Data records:
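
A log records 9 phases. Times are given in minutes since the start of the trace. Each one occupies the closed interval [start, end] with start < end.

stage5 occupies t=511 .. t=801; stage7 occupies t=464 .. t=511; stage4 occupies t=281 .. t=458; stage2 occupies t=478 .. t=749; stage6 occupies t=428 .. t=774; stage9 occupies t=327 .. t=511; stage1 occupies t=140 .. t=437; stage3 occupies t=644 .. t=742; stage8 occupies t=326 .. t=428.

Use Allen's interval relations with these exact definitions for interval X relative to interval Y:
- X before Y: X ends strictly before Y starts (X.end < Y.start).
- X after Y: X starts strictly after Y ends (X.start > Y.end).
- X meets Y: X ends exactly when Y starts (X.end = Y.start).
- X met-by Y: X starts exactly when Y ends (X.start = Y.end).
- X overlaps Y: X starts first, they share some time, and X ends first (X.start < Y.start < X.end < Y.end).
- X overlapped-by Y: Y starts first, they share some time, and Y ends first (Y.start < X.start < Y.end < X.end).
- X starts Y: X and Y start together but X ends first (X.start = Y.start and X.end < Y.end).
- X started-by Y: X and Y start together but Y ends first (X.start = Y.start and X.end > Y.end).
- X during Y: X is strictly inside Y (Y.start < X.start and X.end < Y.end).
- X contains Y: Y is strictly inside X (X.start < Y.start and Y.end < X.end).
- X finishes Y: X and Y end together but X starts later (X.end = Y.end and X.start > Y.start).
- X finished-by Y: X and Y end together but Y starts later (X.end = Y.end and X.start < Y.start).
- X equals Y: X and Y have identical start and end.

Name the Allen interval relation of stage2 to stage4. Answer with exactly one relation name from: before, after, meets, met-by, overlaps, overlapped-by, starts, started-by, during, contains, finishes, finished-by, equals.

stage2 = [t=478, t=749]; stage4 = [t=281, t=458].
Compare endpoints: stage2.start > stage4.start, stage2.start > stage4.end, stage2.end > stage4.start, stage2.end > stage4.end.
That pattern is 'after'.

after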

→ **Task goal**:
If a line of the records above holds the word "when", show it.

→ **Answer space**:
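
- X meets Y: X ends exactly when Y starts (X.end = Y.start).
- X met-by Y: X starts exactly when Y ends (X.start = Y.end).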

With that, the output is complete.